Dataset items
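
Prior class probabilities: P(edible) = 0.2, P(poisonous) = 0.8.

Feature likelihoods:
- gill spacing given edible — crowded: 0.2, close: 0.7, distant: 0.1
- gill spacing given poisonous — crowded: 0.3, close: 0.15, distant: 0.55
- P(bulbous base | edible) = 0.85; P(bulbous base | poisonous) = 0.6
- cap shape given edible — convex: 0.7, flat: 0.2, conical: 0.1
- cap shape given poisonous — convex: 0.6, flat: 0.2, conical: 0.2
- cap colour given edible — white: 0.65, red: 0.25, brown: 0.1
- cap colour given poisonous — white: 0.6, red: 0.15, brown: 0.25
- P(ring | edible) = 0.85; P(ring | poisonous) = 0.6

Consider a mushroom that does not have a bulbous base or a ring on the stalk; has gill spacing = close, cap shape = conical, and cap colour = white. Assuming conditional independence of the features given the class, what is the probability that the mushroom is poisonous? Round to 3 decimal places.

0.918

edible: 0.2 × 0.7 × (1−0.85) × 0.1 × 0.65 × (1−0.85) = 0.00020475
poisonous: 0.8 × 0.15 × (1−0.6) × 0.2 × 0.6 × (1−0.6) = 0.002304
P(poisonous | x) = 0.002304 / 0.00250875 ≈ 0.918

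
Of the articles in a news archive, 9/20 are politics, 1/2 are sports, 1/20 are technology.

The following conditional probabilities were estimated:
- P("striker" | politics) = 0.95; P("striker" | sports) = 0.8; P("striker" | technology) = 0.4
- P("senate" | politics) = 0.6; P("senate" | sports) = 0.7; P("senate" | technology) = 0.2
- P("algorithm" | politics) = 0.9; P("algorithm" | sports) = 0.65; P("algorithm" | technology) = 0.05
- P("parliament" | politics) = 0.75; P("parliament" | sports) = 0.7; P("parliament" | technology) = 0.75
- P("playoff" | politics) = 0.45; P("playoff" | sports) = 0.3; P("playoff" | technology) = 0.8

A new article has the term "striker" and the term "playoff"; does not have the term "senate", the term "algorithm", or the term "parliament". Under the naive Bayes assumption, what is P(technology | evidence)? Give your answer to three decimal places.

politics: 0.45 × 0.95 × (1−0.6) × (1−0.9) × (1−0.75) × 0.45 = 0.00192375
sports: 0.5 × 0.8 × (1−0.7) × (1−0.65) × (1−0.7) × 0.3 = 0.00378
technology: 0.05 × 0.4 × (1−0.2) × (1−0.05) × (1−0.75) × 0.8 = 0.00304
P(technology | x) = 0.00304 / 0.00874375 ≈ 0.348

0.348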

:: To do ::
The lines to return run from the one containing "technology) = 0.8" through the last line of the records above. Give them exactly and include nothing more.

:: Solution for this exercise ::
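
- P("playoff" | politics) = 0.45; P("playoff" | sports) = 0.3; P("playoff" | technology) = 0.8

A new article has the term "striker" and the term "playoff"; does not have the term "senate", the term "algorithm", or the term "parliament". Under the naive Bayes assumption, what is P(technology | evidence)? Give your answer to three decimal places.

politics: 0.45 × 0.95 × (1−0.6) × (1−0.9) × (1−0.75) × 0.45 = 0.00192375
sports: 0.5 × 0.8 × (1−0.7) × (1−0.65) × (1−0.7) × 0.3 = 0.00378
technology: 0.05 × 0.4 × (1−0.2) × (1−0.05) × (1−0.75) × 0.8 = 0.00304
P(technology | x) = 0.00304 / 0.00874375 ≈ 0.348

0.348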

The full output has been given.